# Data records:
= = =

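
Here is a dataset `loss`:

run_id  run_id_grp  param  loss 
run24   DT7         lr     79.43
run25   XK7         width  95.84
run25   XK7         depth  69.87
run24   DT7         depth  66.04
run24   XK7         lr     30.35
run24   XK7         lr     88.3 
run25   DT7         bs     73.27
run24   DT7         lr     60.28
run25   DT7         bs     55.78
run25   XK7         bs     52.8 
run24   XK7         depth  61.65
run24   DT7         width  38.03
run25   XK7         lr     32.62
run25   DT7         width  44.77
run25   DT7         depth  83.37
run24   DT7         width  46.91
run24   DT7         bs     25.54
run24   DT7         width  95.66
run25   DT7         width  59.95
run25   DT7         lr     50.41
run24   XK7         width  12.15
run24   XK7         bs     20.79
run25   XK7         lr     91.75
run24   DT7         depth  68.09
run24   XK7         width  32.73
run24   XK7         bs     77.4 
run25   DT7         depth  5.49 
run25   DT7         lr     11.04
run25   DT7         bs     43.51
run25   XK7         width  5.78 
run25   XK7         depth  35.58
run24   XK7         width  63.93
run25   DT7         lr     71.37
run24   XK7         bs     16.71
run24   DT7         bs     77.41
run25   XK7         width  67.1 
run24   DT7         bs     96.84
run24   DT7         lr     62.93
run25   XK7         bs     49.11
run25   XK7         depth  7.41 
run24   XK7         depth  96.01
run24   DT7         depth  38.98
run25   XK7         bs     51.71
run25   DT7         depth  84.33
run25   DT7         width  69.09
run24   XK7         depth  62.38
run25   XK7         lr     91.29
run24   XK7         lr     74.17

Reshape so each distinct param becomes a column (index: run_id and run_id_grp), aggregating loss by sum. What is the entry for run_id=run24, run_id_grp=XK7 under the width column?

Rows with run_id=run24, run_id_grp=XK7 and param=width: loss values are 12.15, 32.73, 63.93.
12.15 + 32.73 + 63.93 = 108.81.

108.81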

= = =

# Work request:
Your task is to transcribe the material exactly.

# Task answer:
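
Here is a dataset `loss`:

run_id  run_id_grp  param  loss 
run24   DT7         lr     79.43
run25   XK7         width  95.84
run25   XK7         depth  69.87
run24   DT7         depth  66.04
run24   XK7         lr     30.35
run24   XK7         lr     88.3 
run25   DT7         bs     73.27
run24   DT7         lr     60.28
run25   DT7         bs     55.78
run25   XK7         bs     52.8 
run24   XK7         depth  61.65
run24   DT7         width  38.03
run25   XK7         lr     32.62
run25   DT7         width  44.77
run25   DT7         depth  83.37
run24   DT7         width  46.91
run24   DT7         bs     25.54
run24   DT7         width  95.66
run25   DT7         width  59.95
run25   DT7         lr     50.41
run24   XK7         width  12.15
run24   XK7         bs     20.79
run25   XK7         lr     91.75
run24   DT7         depth  68.09
run24   XK7         width  32.73
run24   XK7         bs     77.4 
run25   DT7         depth  5.49 
run25   DT7         lr     11.04
run25   DT7         bs     43.51
run25   XK7         width  5.78 
run25   XK7         depth  35.58
run24   XK7         width  63.93
run25   DT7         lr     71.37
run24   XK7         bs     16.71
run24   DT7         bs     77.41
run25   XK7         width  67.1 
run24   DT7         bs     96.84
run24   DT7         lr     62.93
run25   XK7         bs     49.11
run25   XK7         depth  7.41 
run24   XK7         depth  96.01
run24   DT7         depth  38.98
run25   XK7         bs     51.71
run25   DT7         depth  84.33
run25   DT7         width  69.09
run24   XK7         depth  62.38
run25   XK7         lr     91.29
run24   XK7         lr     74.17

Reshape so each distinct param becomes a column (index: run_id and run_id_grp), aggregating loss by sum. What is the entry for run_id=run24, run_id_grp=XK7 under the width column?

Rows with run_id=run24, run_id_grp=XK7 and param=width: loss values are 12.15, 32.73, 63.93.
12.15 + 32.73 + 63.93 = 108.81.

108.81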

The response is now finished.